→ Input for this task
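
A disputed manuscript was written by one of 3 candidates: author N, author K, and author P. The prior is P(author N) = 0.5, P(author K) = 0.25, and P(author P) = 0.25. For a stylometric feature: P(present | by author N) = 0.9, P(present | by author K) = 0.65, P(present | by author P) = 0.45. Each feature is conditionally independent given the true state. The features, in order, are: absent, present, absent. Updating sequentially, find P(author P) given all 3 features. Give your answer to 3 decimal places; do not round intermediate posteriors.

Apply Bayes' rule sequentially, carrying P(author P) forward.
After 'absent': normaliser = 0.1·0.5000 + 0.35·0.2500 + 0.55·0.2500; P(author N) ≈ 0.1818, P(author K) ≈ 0.3182, P(author P) ≈ 0.5000
After 'present': normaliser = 0.9·0.1818 + 0.65·0.3182 + 0.45·0.5000; P(author N) ≈ 0.2748, P(author K) ≈ 0.3473, P(author P) ≈ 0.3779
After 'absent': normaliser = 0.1·0.2748 + 0.35·0.3473 + 0.55·0.3779; P(author N) ≈ 0.0770, P(author K) ≈ 0.3406, P(author P) ≈ 0.5824

0.582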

→ Instructions for the task
Transcribe every entry, keeping each line exactly as it reads.

→ Completed exercise
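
A disputed manuscript was written by one of 3 candidates: author N, author K, and author P. The prior is P(author N) = 0.5, P(author K) = 0.25, and P(author P) = 0.25. For a stylometric feature: P(present | by author N) = 0.9, P(present | by author K) = 0.65, P(present | by author P) = 0.45. Each feature is conditionally independent given the true state. The features, in order, are: absent, present, absent. Updating sequentially, find P(author P) given all 3 features. Give your answer to 3 decimal places; do not round intermediate posteriors.

Apply Bayes' rule sequentially, carrying P(author P) forward.
After 'absent': normaliser = 0.1·0.5000 + 0.35·0.2500 + 0.55·0.2500; P(author N) ≈ 0.1818, P(author K) ≈ 0.3182, P(author P) ≈ 0.5000
After 'present': normaliser = 0.9·0.1818 + 0.65·0.3182 + 0.45·0.5000; P(author N) ≈ 0.2748, P(author K) ≈ 0.3473, P(author P) ≈ 0.3779
After 'absent': normaliser = 0.1·0.2748 + 0.35·0.3473 + 0.55·0.3779; P(author N) ≈ 0.0770, P(author K) ≈ 0.3406, P(author P) ≈ 0.5824

0.582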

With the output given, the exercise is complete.